## What this task involves
The reply should hold every record, copied exactly.

## The data
==================================================
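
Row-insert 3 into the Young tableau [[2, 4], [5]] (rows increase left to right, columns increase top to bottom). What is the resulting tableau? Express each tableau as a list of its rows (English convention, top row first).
[[2, 3], [4], [5]]

In row 1, 3 replaces 4 (the leftmost entry greater than 3); 4 is bumped to row 2. In row 2, 4 replaces 5 (the leftmost entry greater than 4); 5 is bumped to row 3. 5 starts a new row 3. The new tableau is [[2, 3], [4], [5]].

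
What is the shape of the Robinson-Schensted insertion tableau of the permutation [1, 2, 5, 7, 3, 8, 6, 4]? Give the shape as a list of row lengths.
[5, 2, 1]

Row-insert each entry into an empty tableau.

After inserting 1: P = [[1]].
After inserting 2: P = [[1, 2]].
After inserting 5: P = [[1, 2, 5]].
After inserting 7: P = [[1, 2, 5, 7]].
After inserting 3: P = [[1, 2, 3, 7], [5]].
After inserting 8: P = [[1, 2, 3, 7, 8], [5]].
After inserting 6: P = [[1, 2, 3, 6, 8], [5, 7]].
After inserting 4: P = [[1, 2, 3, 4, 8], [5, 6], [7]].

The final insertion tableau P = [[1, 2, 3, 4, 8], [5, 6], [7]] has shape [5, 2, 1].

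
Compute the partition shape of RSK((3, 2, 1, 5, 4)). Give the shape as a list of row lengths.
[2, 2, 1]

Row-insert each entry into an empty tableau.

After inserting 3: P = [[3]].
After inserting 2: P = [[2], [3]].
After inserting 1: P = [[1], [2], [3]].
After inserting 5: P = [[1, 5], [2], [3]].
After inserting 4: P = [[1, 4], [2, 5], [3]].

The final insertion tableau P = [[1, 4], [2, 5], [3]] has shape [2, 2, 1].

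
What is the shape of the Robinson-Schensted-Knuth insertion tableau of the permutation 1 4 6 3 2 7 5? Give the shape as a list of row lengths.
Row-insert each entry into an empty tableau.

After inserting 1: P = [[1]].
After inserting 4: P = [[1, 4]].
After inserting 6: P = [[1, 4, 6]].
After inserting 3: P = [[1, 3, 6], [4]].
After inserting 2: P = [[1, 2, 6], [3], [4]].
After inserting 7: P = [[1, 2, 6, 7], [3], [4]].
After inserting 5: P = [[1, 2, 5, 7], [3, 6], [4]].

The final insertion tableau P = [[1, 2, 5, 7], [3, 6], [4]] has shape [4, 2, 1].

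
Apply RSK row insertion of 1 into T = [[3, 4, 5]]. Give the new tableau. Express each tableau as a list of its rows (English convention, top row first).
In row 1, 1 replaces 3 (the leftmost entry greater than 1); 3 is bumped to row 2. 3 starts a new row 2. The new tableau is [[1, 4, 5], [3]].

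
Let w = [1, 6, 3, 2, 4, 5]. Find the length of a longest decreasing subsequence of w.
3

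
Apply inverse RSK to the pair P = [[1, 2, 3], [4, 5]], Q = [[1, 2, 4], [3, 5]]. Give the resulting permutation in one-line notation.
Reverse the RSK construction: for i from n down to 1, find the cell of Q containing i, remove the entry at that cell from P, and reverse-bump it up through P; the value ejected from row 1 is w(i).

Step i=5: Q has 5 at row 2, column 2; remove 5 from row 2 of P and reverse-bump: 5 enters row 1 and ejects 3. So w(5) = 3. P is now [[1, 2, 5], [4]].
Step i=4: Q has 4 at row 1, column 3; remove that cell from P, ejecting 5. So w(4) = 5. P is now [[1, 2], [4]].
Step i=3: Q has 3 at row 2, column 1; remove 4 from row 2 of P and reverse-bump: 4 enters row 1 and ejects 2. So w(3) = 2. P is now [[1, 4]].
Step i=2: Q has 2 at row 1, column 2; remove that cell from P, ejecting 4. So w(2) = 4. P is now [[1]].
Step i=1: Q has 1 at row 1, column 1; remove that cell from P, ejecting 1. So w(1) = 1. P is now [].

So w = 1 4 2 5 3.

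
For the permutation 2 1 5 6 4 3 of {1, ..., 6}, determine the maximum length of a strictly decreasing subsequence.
3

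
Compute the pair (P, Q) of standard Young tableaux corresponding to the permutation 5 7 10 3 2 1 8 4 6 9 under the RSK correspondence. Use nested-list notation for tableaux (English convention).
Insert each entry of the permutation into P by Schensted row insertion, recording in Q the position of each new cell.

Insert 5: appended to row 1. P = [[5]], Q = [[1]].
Insert 7: appended to row 1. P = [[5, 7]], Q = [[1, 2]].
Insert 10: appended to row 1. P = [[5, 7, 10]], Q = [[1, 2, 3]].
Insert 3: 3 bumps 5 from row 1; 5 starts row 2. P = [[3, 7, 10], [5]], Q = [[1, 2, 3], [4]].
Insert 2: 2 bumps 3 from row 1; 3 bumps 5 from row 2; 5 starts row 3. P = [[2, 7, 10], [3], [5]], Q = [[1, 2, 3], [4], [5]].
Insert 1: 1 bumps 2 from row 1; 2 bumps 3 from row 2; 3 bumps 5 from row 3; 5 starts row 4. P = [[1, 7, 10], [2], [3], [5]], Q = [[1, 2, 3], [4], [5], [6]].
Insert 8: 8 bumps 10 from row 1; 10 appends to row 2. P = [[1, 7, 8], [2, 10], [3], [5]], Q = [[1, 2, 3], [4, 7], [5], [6]].
Insert 4: 4 bumps 7 from row 1; 7 bumps 10 from row 2; 10 appends to row 3. P = [[1, 4, 8], [2, 7], [3, 10], [5]], Q = [[1, 2, 3], [4, 7], [5, 8], [6]].
Insert 6: 6 bumps 8 from row 1; 8 appends to row 2. P = [[1, 4, 6], [2, 7, 8], [3, 10], [5]], Q = [[1, 2, 3], [4, 7, 9], [5, 8], [6]].
Insert 9: appended to row 1. P = [[1, 4, 6, 9], [2, 7, 8], [3, 10], [5]], Q = [[1, 2, 3, 10], [4, 7, 9], [5, 8], [6]].

So P = [[1, 4, 6, 9], [2, 7, 8], [3, 10], [5]], Q = [[1, 2, 3, 10], [4, 7, 9], [5, 8], [6]].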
==================================================
## Exercise solution
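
Row-insert 3 into the Young tableau [[2, 4], [5]] (rows increase left to right, columns increase top to bottom). What is the resulting tableau? Express each tableau as a list of its rows (English convention, top row first).
[[2, 3], [4], [5]]

In row 1, 3 replaces 4 (the leftmost entry greater than 3); 4 is bumped to row 2. In row 2, 4 replaces 5 (the leftmost entry greater than 4); 5 is bumped to row 3. 5 starts a new row 3. The new tableau is [[2, 3], [4], [5]].

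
What is the shape of the Robinson-Schensted insertion tableau of the permutation [1, 2, 5, 7, 3, 8, 6, 4]? Give the shape as a list of row lengths.
[5, 2, 1]

Row-insert each entry into an empty tableau.

After inserting 1: P = [[1]].
After inserting 2: P = [[1, 2]].
After inserting 5: P = [[1, 2, 5]].
After inserting 7: P = [[1, 2, 5, 7]].
After inserting 3: P = [[1, 2, 3, 7], [5]].
After inserting 8: P = [[1, 2, 3, 7, 8], [5]].
After inserting 6: P = [[1, 2, 3, 6, 8], [5, 7]].
After inserting 4: P = [[1, 2, 3, 4, 8], [5, 6], [7]].

The final insertion tableau P = [[1, 2, 3, 4, 8], [5, 6], [7]] has shape [5, 2, 1].

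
Compute the partition shape of RSK((3, 2, 1, 5, 4)). Give the shape as a list of row lengths.
[2, 2, 1]

Row-insert each entry into an empty tableau.

After inserting 3: P = [[3]].
After inserting 2: P = [[2], [3]].
After inserting 1: P = [[1], [2], [3]].
After inserting 5: P = [[1, 5], [2], [3]].
After inserting 4: P = [[1, 4], [2, 5], [3]].

The final insertion tableau P = [[1, 4], [2, 5], [3]] has shape [2, 2, 1].

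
What is the shape of the Robinson-Schensted-Knuth insertion tableau of the permutation 1 4 6 3 2 7 5? Give the shape as a list of row lengths.
Row-insert each entry into an empty tableau.

After inserting 1: P = [[1]].
After inserting 4: P = [[1, 4]].
After inserting 6: P = [[1, 4, 6]].
After inserting 3: P = [[1, 3, 6], [4]].
After inserting 2: P = [[1, 2, 6], [3], [4]].
After inserting 7: P = [[1, 2, 6, 7], [3], [4]].
After inserting 5: P = [[1, 2, 5, 7], [3, 6], [4]].

The final insertion tableau P = [[1, 2, 5, 7], [3, 6], [4]] has shape [4, 2, 1].

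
Apply RSK row insertion of 1 into T = [[3, 4, 5]]. Give the new tableau. Express each tableau as a list of its rows (English convention, top row first).
In row 1, 1 replaces 3 (the leftmost entry greater than 1); 3 is bumped to row 2. 3 starts a new row 2. The new tableau is [[1, 4, 5], [3]].

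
Let w = [1, 6, 3, 2, 4, 5]. Find the length of a longest decreasing subsequence of w.
3

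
Apply inverse RSK to the pair P = [[1, 2, 3], [4, 5]], Q = [[1, 2, 4], [3, 5]]. Give the resulting permutation in one-line notation.
Reverse the RSK construction: for i from n down to 1, find the cell of Q containing i, remove the entry at that cell from P, and reverse-bump it up through P; the value ejected from row 1 is w(i).

Step i=5: Q has 5 at row 2, column 2; remove 5 from row 2 of P and reverse-bump: 5 enters row 1 and ejects 3. So w(5) = 3. P is now [[1, 2, 5], [4]].
Step i=4: Q has 4 at row 1, column 3; remove that cell from P, ejecting 5. So w(4) = 5. P is now [[1, 2], [4]].
Step i=3: Q has 3 at row 2, column 1; remove 4 from row 2 of P and reverse-bump: 4 enters row 1 and ejects 2. So w(3) = 2. P is now [[1, 4]].
Step i=2: Q has 2 at row 1, column 2; remove that cell from P, ejecting 4. So w(2) = 4. P is now [[1]].
Step i=1: Q has 1 at row 1, column 1; remove that cell from P, ejecting 1. So w(1) = 1. P is now [].

So w = 1 4 2 5 3.

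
For the permutation 2 1 5 6 4 3 of {1, ..., 6}, determine the maximum length of a strictly decreasing subsequence.
3

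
Compute the pair (P, Q) of standard Young tableaux corresponding to the permutation 5 7 10 3 2 1 8 4 6 9 under the RSK correspondence. Use nested-list notation for tableaux (English convention).
Insert each entry of the permutation into P by Schensted row insertion, recording in Q the position of each new cell.

Insert 5: appended to row 1. P = [[5]], Q = [[1]].
Insert 7: appended to row 1. P = [[5, 7]], Q = [[1, 2]].
Insert 10: appended to row 1. P = [[5, 7, 10]], Q = [[1, 2, 3]].
Insert 3: 3 bumps 5 from row 1; 5 starts row 2. P = [[3, 7, 10], [5]], Q = [[1, 2, 3], [4]].
Insert 2: 2 bumps 3 from row 1; 3 bumps 5 from row 2; 5 starts row 3. P = [[2, 7, 10], [3], [5]], Q = [[1, 2, 3], [4], [5]].
Insert 1: 1 bumps 2 from row 1; 2 bumps 3 from row 2; 3 bumps 5 from row 3; 5 starts row 4. P = [[1, 7, 10], [2], [3], [5]], Q = [[1, 2, 3], [4], [5], [6]].
Insert 8: 8 bumps 10 from row 1; 10 appends to row 2. P = [[1, 7, 8], [2, 10], [3], [5]], Q = [[1, 2, 3], [4, 7], [5], [6]].
Insert 4: 4 bumps 7 from row 1; 7 bumps 10 from row 2; 10 appends to row 3. P = [[1, 4, 8], [2, 7], [3, 10], [5]], Q = [[1, 2, 3], [4, 7], [5, 8], [6]].
Insert 6: 6 bumps 8 from row 1; 8 appends to row 2. P = [[1, 4, 6], [2, 7, 8], [3, 10], [5]], Q = [[1, 2, 3], [4, 7, 9], [5, 8], [6]].
Insert 9: appended to row 1. P = [[1, 4, 6, 9], [2, 7, 8], [3, 10], [5]], Q = [[1, 2, 3, 10], [4, 7, 9], [5, 8], [6]].

So P = [[1, 4, 6, 9], [2, 7, 8], [3, 10], [5]], Q = [[1, 2, 3, 10], [4, 7, 9], [5, 8], [6]].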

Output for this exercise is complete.